MATERIAL SUPPLIED:
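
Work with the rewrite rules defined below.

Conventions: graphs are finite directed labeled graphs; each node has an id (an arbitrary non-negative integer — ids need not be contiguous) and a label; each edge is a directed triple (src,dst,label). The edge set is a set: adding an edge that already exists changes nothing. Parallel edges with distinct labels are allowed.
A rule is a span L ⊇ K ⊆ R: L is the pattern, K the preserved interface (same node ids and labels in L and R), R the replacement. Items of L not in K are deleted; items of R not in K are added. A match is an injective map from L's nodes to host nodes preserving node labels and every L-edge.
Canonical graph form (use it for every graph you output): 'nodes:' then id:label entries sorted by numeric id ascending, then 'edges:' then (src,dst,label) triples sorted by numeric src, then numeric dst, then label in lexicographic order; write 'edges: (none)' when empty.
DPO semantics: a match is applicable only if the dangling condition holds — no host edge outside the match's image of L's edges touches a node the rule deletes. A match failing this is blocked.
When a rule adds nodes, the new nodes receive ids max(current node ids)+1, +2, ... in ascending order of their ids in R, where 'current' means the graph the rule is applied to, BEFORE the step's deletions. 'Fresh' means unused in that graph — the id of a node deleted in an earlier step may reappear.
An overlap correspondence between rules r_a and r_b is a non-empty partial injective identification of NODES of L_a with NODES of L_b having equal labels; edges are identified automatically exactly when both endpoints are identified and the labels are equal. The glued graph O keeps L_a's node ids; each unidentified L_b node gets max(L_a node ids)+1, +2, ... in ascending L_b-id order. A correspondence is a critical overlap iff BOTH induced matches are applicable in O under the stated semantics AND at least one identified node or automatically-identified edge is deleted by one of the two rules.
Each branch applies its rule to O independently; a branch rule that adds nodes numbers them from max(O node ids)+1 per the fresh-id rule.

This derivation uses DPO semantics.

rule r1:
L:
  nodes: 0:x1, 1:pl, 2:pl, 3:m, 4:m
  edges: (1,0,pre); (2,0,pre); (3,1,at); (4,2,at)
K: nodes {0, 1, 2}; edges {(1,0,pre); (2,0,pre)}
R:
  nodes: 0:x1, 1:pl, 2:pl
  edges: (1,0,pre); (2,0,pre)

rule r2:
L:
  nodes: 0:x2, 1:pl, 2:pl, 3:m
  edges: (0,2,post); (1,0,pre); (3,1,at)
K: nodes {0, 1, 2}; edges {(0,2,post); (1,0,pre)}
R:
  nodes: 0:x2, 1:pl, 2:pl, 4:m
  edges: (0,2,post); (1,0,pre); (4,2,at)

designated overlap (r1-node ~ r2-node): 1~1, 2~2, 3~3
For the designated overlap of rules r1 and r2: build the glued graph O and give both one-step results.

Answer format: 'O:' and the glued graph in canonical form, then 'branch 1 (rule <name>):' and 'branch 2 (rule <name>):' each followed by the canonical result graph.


O:
nodes: 0:x1, 1:pl, 2:pl, 3:m, 4:m, 5:x2
edges: (1,0,pre); (1,5,pre); (2,0,pre); (3,1,at); (4,2,at); (5,2,post)
branch 1 (rule r1):
nodes: 0:x1, 1:pl, 2:pl, 5:x2
edges: (1,0,pre); (1,5,pre); (2,0,pre); (5,2,post)
branch 2 (rule r2):
nodes: 0:x1, 1:pl, 2:pl, 4:m, 5:x2, 6:m
edges: (1,0,pre); (1,5,pre); (2,0,pre); (4,2,at); (5,2,post); (6,2,at)


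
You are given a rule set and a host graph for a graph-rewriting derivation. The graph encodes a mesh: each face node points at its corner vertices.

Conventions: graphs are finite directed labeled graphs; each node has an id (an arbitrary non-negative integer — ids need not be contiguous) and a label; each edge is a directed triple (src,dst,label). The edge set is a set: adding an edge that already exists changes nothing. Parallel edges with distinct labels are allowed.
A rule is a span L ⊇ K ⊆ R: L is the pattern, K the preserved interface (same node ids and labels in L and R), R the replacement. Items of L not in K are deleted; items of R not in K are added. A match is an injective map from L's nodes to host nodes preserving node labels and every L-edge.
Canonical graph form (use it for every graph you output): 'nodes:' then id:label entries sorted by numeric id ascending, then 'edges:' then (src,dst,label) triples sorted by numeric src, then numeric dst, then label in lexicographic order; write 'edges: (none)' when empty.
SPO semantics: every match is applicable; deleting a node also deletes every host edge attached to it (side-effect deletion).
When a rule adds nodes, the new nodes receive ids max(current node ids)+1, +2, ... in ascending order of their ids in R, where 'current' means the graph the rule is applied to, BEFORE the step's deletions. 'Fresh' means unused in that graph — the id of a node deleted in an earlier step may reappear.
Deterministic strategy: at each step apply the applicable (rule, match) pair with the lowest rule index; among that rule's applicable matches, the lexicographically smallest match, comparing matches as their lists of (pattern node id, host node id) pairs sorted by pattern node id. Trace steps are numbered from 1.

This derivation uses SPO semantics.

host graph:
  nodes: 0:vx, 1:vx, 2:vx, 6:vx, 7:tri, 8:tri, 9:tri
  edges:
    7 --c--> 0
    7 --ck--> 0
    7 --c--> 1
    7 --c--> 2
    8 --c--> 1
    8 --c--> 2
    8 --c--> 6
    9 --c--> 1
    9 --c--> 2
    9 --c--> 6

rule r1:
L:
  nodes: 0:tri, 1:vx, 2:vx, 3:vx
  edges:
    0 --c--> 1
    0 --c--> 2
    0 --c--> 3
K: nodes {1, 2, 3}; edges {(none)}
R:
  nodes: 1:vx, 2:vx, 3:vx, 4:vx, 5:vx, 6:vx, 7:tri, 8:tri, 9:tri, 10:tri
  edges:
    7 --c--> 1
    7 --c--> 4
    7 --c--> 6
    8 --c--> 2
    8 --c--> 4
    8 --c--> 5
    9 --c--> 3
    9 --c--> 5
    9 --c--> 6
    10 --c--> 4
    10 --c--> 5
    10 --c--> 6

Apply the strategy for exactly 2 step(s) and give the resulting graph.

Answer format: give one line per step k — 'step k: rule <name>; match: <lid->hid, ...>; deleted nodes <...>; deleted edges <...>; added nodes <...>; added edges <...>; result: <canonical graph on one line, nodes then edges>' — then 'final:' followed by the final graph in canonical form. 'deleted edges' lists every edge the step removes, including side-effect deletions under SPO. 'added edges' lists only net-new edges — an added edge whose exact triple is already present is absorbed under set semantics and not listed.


step 1: rule r1; match: 0->7, 1->0, 2->1, 3->2; deleted nodes 7; deleted edges (7,0,c); (7,0,ck); (7,1,c); (7,2,c); added nodes 10, 11, 12, 13, 14, 15, 16; added edges (13,0,c); (13,10,c); (13,12,c); (14,1,c); (14,10,c); (14,11,c); (15,2,c); (15,11,c); (15,12,c); (16,10,c); (16,11,c); (16,12,c); result: nodes: 0:vx, 1:vx, 2:vx, 6:vx, 8:tri, 9:tri, 10:vx, 11:vx, 12:vx, 13:tri, 14:tri, 15:tri, 16:tri edges: (8,1,c); (8,2,c); (8,6,c); (9,1,c); (9,2,c); (9,6,c); (13,0,c); (13,10,c); (13,12,c); (14,1,c); (14,10,c); (14,11,c); (15,2,c); (15,11,c); (15,12,c); (16,10,c); (16,11,c); (16,12,c)
step 2: rule r1; match: 0->8, 1->1, 2->2, 3->6; deleted nodes 8; deleted edges (8,1,c); (8,2,c); (8,6,c); added nodes 17, 18, 19, 20, 21, 22, 23; added edges (20,1,c); (20,17,c); (20,19,c); (21,2,c); (21,17,c); (21,18,c); (22,6,c); (22,18,c); (22,19,c); (23,17,c); (23,18,c); (23,19,c); result: nodes: 0:vx, 1:vx, 2:vx, 6:vx, 9:tri, 10:vx, 11:vx, 12:vx, 13:tri, 14:tri, 15:tri, 16:tri, 17:vx, 18:vx, 19:vx, 20:tri, 21:tri, 22:tri, 23:tri edges: (9,1,c); (9,2,c); (9,6,c); (13,0,c); (13,10,c); (13,12,c); (14,1,c); (14,10,c); (14,11,c); (15,2,c); (15,11,c); (15,12,c); (16,10,c); (16,11,c); (16,12,c); (20,1,c); (20,17,c); (20,19,c); (21,2,c); (21,17,c); (21,18,c); (22,6,c); (22,18,c); (22,19,c); (23,17,c); (23,18,c); (23,19,c)
final:
nodes: 0:vx, 1:vx, 2:vx, 6:vx, 9:tri, 10:vx, 11:vx, 12:vx, 13:tri, 14:tri, 15:tri, 16:tri, 17:vx, 18:vx, 19:vx, 20:tri, 21:tri, 22:tri, 23:tri
edges: (9,1,c); (9,2,c); (9,6,c); (13,0,c); (13,10,c); (13,12,c); (14,1,c); (14,10,c); (14,11,c); (15,2,c); (15,11,c); (15,12,c); (16,10,c); (16,11,c); (16,12,c); (20,1,c); (20,17,c); (20,19,c); (21,2,c); (21,17,c); (21,18,c); (22,6,c); (22,18,c); (22,19,c); (23,17,c); (23,18,c); (23,19,c)


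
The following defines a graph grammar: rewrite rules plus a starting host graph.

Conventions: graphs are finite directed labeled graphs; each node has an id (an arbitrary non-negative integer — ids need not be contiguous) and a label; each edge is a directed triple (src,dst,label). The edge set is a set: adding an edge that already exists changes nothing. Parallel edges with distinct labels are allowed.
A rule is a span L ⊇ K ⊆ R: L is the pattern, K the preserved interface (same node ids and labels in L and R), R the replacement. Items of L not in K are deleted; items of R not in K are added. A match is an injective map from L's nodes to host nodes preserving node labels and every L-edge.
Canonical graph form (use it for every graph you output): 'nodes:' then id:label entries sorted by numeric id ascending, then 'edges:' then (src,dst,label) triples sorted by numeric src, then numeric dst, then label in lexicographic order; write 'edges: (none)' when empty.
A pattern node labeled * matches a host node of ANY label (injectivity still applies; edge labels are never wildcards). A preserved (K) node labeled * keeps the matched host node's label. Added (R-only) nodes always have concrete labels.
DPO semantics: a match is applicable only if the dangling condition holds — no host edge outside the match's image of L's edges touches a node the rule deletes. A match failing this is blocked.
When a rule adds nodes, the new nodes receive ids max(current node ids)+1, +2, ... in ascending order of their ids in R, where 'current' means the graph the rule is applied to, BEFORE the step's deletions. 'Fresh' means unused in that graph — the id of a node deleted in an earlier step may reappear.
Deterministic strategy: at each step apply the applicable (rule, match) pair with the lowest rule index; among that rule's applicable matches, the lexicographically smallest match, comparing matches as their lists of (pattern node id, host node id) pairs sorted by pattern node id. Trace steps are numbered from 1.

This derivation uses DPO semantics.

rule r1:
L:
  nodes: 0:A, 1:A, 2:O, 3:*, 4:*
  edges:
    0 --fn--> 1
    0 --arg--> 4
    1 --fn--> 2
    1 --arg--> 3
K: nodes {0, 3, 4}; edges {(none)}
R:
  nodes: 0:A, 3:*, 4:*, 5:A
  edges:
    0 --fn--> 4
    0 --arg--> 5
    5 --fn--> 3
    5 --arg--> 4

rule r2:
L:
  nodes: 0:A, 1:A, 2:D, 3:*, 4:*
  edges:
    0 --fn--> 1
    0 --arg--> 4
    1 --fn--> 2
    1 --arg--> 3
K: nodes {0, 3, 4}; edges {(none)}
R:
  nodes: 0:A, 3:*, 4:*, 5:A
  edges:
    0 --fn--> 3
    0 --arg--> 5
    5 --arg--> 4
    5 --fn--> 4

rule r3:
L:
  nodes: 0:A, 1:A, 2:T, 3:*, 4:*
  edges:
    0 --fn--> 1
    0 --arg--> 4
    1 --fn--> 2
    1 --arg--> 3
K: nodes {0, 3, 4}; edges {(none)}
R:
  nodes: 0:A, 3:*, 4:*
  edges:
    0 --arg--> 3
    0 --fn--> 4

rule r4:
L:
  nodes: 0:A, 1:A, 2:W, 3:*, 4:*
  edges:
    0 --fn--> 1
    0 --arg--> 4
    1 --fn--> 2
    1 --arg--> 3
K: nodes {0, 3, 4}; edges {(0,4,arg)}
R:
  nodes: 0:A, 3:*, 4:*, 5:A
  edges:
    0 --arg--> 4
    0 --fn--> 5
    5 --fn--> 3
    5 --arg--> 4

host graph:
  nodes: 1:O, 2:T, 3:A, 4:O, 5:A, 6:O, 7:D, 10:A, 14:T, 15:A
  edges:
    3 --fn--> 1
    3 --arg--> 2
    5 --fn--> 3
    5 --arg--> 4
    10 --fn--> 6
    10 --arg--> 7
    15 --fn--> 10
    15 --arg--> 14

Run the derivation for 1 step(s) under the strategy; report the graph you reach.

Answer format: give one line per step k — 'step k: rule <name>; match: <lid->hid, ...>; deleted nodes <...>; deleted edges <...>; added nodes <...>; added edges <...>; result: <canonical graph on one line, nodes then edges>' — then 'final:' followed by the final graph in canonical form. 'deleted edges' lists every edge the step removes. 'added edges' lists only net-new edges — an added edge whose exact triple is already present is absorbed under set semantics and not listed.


step 1: rule r1; match: 0->5, 1->3, 2->1, 3->2, 4->4; deleted nodes 1, 3; deleted edges (3,1,fn); (3,2,arg); (5,3,fn); (5,4,arg); added nodes 16; added edges (5,4,fn); (5,16,arg); (16,2,fn); (16,4,arg); result: nodes: 2:T, 4:O, 5:A, 6:O, 7:D, 10:A, 14:T, 15:A, 16:A edges: (5,4,fn); (5,16,arg); (10,6,fn); (10,7,arg); (15,10,fn); (15,14,arg); (16,2,fn); (16,4,arg)
final:
nodes: 2:T, 4:O, 5:A, 6:O, 7:D, 10:A, 14:T, 15:A, 16:A
edges: (5,4,fn); (5,16,arg); (10,6,fn); (10,7,arg); (15,10,fn); (15,14,arg); (16,2,fn); (16,4,arg)


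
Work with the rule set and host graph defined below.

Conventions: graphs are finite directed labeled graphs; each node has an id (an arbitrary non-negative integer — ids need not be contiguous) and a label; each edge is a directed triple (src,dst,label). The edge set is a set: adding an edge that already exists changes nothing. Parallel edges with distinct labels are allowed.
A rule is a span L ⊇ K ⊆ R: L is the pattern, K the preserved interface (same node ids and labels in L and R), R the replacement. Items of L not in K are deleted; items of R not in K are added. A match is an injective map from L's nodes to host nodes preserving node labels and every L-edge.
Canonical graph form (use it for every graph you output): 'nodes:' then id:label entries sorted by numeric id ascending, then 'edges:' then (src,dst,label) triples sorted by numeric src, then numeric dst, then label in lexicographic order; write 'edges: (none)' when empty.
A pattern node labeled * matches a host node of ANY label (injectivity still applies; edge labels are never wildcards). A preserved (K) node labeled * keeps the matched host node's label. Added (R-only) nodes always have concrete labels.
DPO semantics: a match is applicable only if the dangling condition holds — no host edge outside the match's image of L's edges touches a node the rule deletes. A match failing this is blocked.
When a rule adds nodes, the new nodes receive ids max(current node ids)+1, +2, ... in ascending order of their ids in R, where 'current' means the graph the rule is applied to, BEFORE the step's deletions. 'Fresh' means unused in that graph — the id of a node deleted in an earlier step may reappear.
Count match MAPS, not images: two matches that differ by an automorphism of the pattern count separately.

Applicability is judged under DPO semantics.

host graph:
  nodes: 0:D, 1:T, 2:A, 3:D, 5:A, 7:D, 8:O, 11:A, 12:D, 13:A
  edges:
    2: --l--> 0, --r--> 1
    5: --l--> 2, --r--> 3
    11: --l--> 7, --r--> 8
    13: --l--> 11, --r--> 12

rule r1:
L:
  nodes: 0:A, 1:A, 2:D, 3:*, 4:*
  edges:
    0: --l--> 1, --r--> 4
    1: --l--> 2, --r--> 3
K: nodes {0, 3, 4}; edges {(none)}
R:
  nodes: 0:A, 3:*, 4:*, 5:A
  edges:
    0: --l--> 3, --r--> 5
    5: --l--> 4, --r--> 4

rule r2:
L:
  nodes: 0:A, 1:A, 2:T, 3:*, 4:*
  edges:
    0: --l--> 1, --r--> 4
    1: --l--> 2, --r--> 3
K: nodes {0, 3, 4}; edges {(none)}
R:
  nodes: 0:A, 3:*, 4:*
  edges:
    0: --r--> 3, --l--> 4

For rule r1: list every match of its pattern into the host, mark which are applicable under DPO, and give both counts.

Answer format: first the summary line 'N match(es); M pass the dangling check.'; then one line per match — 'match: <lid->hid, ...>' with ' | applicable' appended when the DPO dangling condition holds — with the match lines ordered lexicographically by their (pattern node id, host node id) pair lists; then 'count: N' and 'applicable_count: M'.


2 match(es); 2 pass the dangling check.
match: 0->5, 1->2, 2->0, 3->1, 4->3 | applicable
match: 0->13, 1->11, 2->7, 3->8, 4->12 | applicable
count: 2
applicable_count: 2


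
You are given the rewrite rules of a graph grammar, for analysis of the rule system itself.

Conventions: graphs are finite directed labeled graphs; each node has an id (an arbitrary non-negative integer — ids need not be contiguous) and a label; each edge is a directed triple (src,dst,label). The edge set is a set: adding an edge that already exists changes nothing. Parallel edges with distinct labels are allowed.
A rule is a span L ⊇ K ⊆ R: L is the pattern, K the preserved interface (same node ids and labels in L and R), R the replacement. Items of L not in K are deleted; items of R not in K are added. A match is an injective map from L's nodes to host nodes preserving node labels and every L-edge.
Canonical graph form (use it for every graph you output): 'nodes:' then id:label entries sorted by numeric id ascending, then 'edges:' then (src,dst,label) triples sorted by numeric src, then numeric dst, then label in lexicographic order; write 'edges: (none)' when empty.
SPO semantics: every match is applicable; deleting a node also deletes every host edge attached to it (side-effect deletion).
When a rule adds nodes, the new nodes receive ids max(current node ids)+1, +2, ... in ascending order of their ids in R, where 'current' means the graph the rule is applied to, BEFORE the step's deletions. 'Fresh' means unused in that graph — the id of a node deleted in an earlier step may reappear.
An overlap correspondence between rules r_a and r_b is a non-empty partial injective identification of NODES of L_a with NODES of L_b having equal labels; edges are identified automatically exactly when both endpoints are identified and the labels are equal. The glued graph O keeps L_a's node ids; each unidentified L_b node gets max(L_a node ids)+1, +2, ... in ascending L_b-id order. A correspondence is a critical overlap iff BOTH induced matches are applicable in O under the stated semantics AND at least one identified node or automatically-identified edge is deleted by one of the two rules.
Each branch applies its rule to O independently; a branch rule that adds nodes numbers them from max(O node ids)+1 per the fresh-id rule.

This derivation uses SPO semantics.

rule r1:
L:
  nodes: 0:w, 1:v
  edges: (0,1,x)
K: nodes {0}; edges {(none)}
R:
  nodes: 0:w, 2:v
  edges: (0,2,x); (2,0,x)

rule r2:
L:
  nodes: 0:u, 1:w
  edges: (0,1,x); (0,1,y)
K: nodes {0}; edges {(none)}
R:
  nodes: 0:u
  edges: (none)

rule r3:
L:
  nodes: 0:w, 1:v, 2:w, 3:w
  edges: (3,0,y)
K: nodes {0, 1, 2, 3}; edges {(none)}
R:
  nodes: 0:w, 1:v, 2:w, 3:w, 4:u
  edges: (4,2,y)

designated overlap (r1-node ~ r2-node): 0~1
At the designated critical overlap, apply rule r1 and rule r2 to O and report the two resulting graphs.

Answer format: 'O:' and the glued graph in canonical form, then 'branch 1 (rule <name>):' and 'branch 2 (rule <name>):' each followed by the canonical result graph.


O:
nodes: 0:w, 1:v, 2:u
edges: (0,1,x); (2,0,x); (2,0,y)
branch 1 (rule r1):
nodes: 0:w, 2:u, 3:v
edges: (0,3,x); (2,0,x); (2,0,y); (3,0,x)
branch 2 (rule r2):
nodes: 1:v, 2:u
edges: (none)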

PROBLEM DESCRIPTION:
Using the records above, select and copy every line that has the word "defined".

OUTPUT FOR THIS TASK:
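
Work with the rewrite rules defined below.
Work with the rule set and host graph defined below.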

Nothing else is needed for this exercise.